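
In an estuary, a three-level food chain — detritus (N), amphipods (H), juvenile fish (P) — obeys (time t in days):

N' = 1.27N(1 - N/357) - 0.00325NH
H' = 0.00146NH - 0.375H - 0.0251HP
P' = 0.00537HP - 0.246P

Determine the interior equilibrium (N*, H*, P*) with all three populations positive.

From dP/dt = 0: 0.00537H* = 0.246, so H* = 45.8.
From dN/dt = 0: 1.27(1 - N*/357) = 0.00325·45.8, giving N* = 357·(1 - 0.117) = 315.
From dH/dt = 0: 0.00146·315 - 0.375 = 0.0251P*, so P* = 0.0851/0.0251 = 3.39.

N* ≈ 315, H* ≈ 45.8, P* ≈ 3.39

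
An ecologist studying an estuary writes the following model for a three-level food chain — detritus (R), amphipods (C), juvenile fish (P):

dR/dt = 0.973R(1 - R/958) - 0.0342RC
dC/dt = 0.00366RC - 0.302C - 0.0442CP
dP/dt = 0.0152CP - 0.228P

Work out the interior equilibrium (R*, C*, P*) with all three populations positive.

From dP/dt = 0: 0.0152C* = 0.228, so C* = 15.
From dR/dt = 0: 0.973(1 - R*/958) = 0.0342·15, giving R* = 958·(1 - 0.527) = 453.
From dC/dt = 0: 0.00366·453 - 0.302 = 0.0442P*, so P* = 1.36/0.0442 = 30.7.

R* ≈ 453, C* ≈ 15, P* ≈ 30.7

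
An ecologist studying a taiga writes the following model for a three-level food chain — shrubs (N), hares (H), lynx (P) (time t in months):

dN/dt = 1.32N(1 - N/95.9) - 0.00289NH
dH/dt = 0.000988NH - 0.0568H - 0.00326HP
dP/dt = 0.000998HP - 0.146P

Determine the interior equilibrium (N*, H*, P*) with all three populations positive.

From dP/dt = 0: 0.000998H* = 0.146, so H* = 146.
From dN/dt = 0: 1.32(1 - N*/95.9) = 0.00289·146, giving N* = 95.9·(1 - 0.32) = 65.2.
From dH/dt = 0: 0.000988·65.2 - 0.0568 = 0.00326P*, so P* = 0.0076/0.00326 = 2.33.

N* ≈ 65.2, H* ≈ 146, P* ≈ 2.33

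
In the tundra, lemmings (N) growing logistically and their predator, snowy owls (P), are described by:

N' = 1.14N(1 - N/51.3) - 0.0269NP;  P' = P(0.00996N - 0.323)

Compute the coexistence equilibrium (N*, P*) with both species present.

N* ≈ 32.4, P* ≈ 15.6

From dP/dt = 0 with P > 0: 0.00996N* = 0.323, so N* = 32.4.
Substitute into dN/dt = 0: 1.14(1 - 32.4/51.3) = 0.0269P*.
The bracket is 0.368, giving P* = 0.419/0.0269 = 15.6.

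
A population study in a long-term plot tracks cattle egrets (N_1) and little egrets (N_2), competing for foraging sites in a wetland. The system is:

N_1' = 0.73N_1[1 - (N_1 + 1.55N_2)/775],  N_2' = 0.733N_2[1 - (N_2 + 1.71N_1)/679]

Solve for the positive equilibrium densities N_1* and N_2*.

N_1* ≈ 168, N_2* ≈ 392

Setting both brackets to zero gives the nullclines N_1 + 1.55N_2 = 775 and 1.71N_1 + N_2 = 679.
Substituting N_2 = 679 - 1.71N_1 into the first: N_1(1 - 1.55·1.71) = 775 - 1.55·679.
So N_1* = -277/-1.65 = 168, and then N_2* = 679 - 1.71·168 = 392.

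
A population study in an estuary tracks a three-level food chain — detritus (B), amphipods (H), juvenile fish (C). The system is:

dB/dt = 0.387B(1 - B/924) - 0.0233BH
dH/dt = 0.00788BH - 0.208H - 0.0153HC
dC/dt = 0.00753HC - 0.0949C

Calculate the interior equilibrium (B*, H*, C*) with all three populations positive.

B* ≈ 223, H* ≈ 12.6, C* ≈ 101

From dC/dt = 0: 0.00753H* = 0.0949, so H* = 12.6.
From dB/dt = 0: 0.387(1 - B*/924) = 0.0233·12.6, giving B* = 924·(1 - 0.759) = 223.
From dH/dt = 0: 0.00788·223 - 0.208 = 0.0153C*, so C* = 1.55/0.0153 = 101.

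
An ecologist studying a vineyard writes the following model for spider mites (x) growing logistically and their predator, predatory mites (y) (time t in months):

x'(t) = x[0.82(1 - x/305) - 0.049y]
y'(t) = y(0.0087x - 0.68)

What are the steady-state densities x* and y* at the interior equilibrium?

From dy/dt = 0 with y > 0: 0.0087x* = 0.68, so x* = 78.2.
Substitute into dx/dt = 0: 0.82(1 - 78.2/305) = 0.049y*.
The bracket is 0.744, giving y* = 0.61/0.049 = 12.4.

x* ≈ 78.2, y* ≈ 12.4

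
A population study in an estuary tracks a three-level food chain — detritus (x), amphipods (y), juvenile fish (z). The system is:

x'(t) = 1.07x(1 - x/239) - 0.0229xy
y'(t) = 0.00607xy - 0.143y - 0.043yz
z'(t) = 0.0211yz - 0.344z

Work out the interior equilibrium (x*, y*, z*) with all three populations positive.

From dz/dt = 0: 0.0211y* = 0.344, so y* = 16.3.
From dx/dt = 0: 1.07(1 - x*/239) = 0.0229·16.3, giving x* = 239·(1 - 0.349) = 156.
From dy/dt = 0: 0.00607·156 - 0.143 = 0.043z*, so z* = 0.802/0.043 = 18.6.

x* ≈ 156, y* ≈ 16.3, z* ≈ 18.6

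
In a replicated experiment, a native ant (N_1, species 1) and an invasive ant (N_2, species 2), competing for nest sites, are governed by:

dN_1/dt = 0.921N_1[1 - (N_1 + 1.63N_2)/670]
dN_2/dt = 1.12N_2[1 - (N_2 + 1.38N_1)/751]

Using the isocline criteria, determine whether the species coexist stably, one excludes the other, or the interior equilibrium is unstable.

Compare the nullcline intercepts: K1/α12 = 670/1.63 = 411 < K2 = 751; K2/α21 = 751/1.38 = 544 < K1 = 670.
Since both are reversed, neither can invade when rare; the interior point is a saddle.

unstable coexistence (outcome depends on initial conditions)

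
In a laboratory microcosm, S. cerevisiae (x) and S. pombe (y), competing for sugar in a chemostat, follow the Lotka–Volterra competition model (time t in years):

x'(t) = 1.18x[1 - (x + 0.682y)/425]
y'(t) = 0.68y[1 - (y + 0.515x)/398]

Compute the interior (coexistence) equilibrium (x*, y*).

x* ≈ 237, y* ≈ 276

Setting both brackets to zero gives the nullclines x + 0.682y = 425 and 0.515x + y = 398.
Substituting y = 398 - 0.515x into the first: x(1 - 0.682·0.515) = 425 - 0.682·398.
So x* = 154/0.649 = 237, and then y* = 398 - 0.515·237 = 276.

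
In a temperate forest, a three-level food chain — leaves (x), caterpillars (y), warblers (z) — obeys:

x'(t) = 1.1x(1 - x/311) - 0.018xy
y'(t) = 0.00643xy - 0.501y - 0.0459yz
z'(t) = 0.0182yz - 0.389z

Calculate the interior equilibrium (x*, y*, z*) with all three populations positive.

From dz/dt = 0: 0.0182y* = 0.389, so y* = 21.4.
From dx/dt = 0: 1.1(1 - x*/311) = 0.018·21.4, giving x* = 311·(1 - 0.35) = 202.
From dy/dt = 0: 0.00643·202 - 0.501 = 0.0459z*, so z* = 0.799/0.0459 = 17.4.

x* ≈ 202, y* ≈ 21.4, z* ≈ 17.4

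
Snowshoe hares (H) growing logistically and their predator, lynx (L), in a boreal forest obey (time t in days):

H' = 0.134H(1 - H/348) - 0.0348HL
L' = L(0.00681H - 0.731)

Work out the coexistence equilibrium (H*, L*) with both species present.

H* ≈ 107, L* ≈ 2.66

From dL/dt = 0 with L > 0: 0.00681H* = 0.731, so H* = 107.
Substitute into dH/dt = 0: 0.134(1 - 107/348) = 0.0348L*.
The bracket is 0.692, giving L* = 0.0927/0.0348 = 2.66.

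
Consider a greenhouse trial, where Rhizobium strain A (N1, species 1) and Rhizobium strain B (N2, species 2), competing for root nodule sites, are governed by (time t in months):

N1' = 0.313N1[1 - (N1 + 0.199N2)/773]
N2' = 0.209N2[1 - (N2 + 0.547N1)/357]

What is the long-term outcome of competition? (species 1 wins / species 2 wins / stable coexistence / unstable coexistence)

Compare the nullcline intercepts: K1/α12 = 773/0.199 = 3880 > K2 = 357; K2/α21 = 357/0.547 = 653 < K1 = 773.
Since the inequalities point opposite ways, species 1 can invade but species 2 cannot.

species 1 excludes species 2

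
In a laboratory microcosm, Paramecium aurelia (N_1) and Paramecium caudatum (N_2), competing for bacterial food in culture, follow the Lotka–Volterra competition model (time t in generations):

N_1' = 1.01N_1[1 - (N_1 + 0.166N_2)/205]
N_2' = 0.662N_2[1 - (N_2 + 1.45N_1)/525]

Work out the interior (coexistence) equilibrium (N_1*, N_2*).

N_1* ≈ 155, N_2* ≈ 300

Setting both brackets to zero gives the nullclines N_1 + 0.166N_2 = 205 and 1.45N_1 + N_2 = 525.
Substituting N_2 = 525 - 1.45N_1 into the first: N_1(1 - 0.166·1.45) = 205 - 0.166·525.
So N_1* = 118/0.759 = 155, and then N_2* = 525 - 1.45·155 = 300.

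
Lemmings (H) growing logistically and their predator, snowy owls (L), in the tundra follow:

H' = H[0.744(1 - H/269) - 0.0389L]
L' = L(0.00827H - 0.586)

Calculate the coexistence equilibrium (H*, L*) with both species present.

H* ≈ 70.9, L* ≈ 14.1

From dL/dt = 0 with L > 0: 0.00827H* = 0.586, so H* = 70.9.
Substitute into dH/dt = 0: 0.744(1 - 70.9/269) = 0.0389L*.
The bracket is 0.737, giving L* = 0.548/0.0389 = 14.1.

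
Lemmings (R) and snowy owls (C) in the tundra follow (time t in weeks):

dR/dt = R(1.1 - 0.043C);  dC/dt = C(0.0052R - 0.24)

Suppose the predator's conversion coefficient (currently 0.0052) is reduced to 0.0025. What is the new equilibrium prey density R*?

R* ≈ 96

At the interior fixed point, setting dC/dt = 0 with C > 0 fixes R* = (predator death rate)/(RC coefficient) — independent of the other coefficients.
With the change, R* = 0.24/0.0025 = 96; it rises from 46.2.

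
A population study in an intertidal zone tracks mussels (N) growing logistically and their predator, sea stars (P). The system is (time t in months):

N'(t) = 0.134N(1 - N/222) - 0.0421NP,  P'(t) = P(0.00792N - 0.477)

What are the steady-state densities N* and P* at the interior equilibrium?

N* ≈ 60.2, P* ≈ 2.32

From dP/dt = 0 with P > 0: 0.00792N* = 0.477, so N* = 60.2.
Substitute into dN/dt = 0: 0.134(1 - 60.2/222) = 0.0421P*.
The bracket is 0.729, giving P* = 0.0976/0.0421 = 2.32.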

========================

▶ **How to complete this task**
With the line holding "dC/dt = 0.00366RC - 0.302C - 0.0442CP" as the first and the line holding "N' = 1.14N(1" as the last, set down that range of the entries above exactly, and nothing else.

▶ **The answer**
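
dC/dt = 0.00366RC - 0.302C - 0.0442CP
dP/dt = 0.0152CP - 0.228P

Work out the interior equilibrium (R*, C*, P*) with all three populations positive.

From dP/dt = 0: 0.0152C* = 0.228, so C* = 15.
From dR/dt = 0: 0.973(1 - R*/958) = 0.0342·15, giving R* = 958·(1 - 0.527) = 453.
From dC/dt = 0: 0.00366·453 - 0.302 = 0.0442P*, so P* = 1.36/0.0442 = 30.7.

R* ≈ 453, C* ≈ 15, P* ≈ 30.7

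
An ecologist studying a taiga writes the following model for a three-level food chain — shrubs (N), hares (H), lynx (P) (time t in months):

dN/dt = 1.32N(1 - N/95.9) - 0.00289NH
dH/dt = 0.000988NH - 0.0568H - 0.00326HP
dP/dt = 0.000998HP - 0.146P

Determine the interior equilibrium (N*, H*, P*) with all three populations positive.

From dP/dt = 0: 0.000998H* = 0.146, so H* = 146.
From dN/dt = 0: 1.32(1 - N*/95.9) = 0.00289·146, giving N* = 95.9·(1 - 0.32) = 65.2.
From dH/dt = 0: 0.000988·65.2 - 0.0568 = 0.00326P*, so P* = 0.0076/0.00326 = 2.33.

N* ≈ 65.2, H* ≈ 146, P* ≈ 2.33

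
In the tundra, lemmings (N) growing logistically and their predator, snowy owls (P), are described by:

N' = 1.14N(1 - N/51.3) - 0.0269NP;  P' = P(0.00996N - 0.323)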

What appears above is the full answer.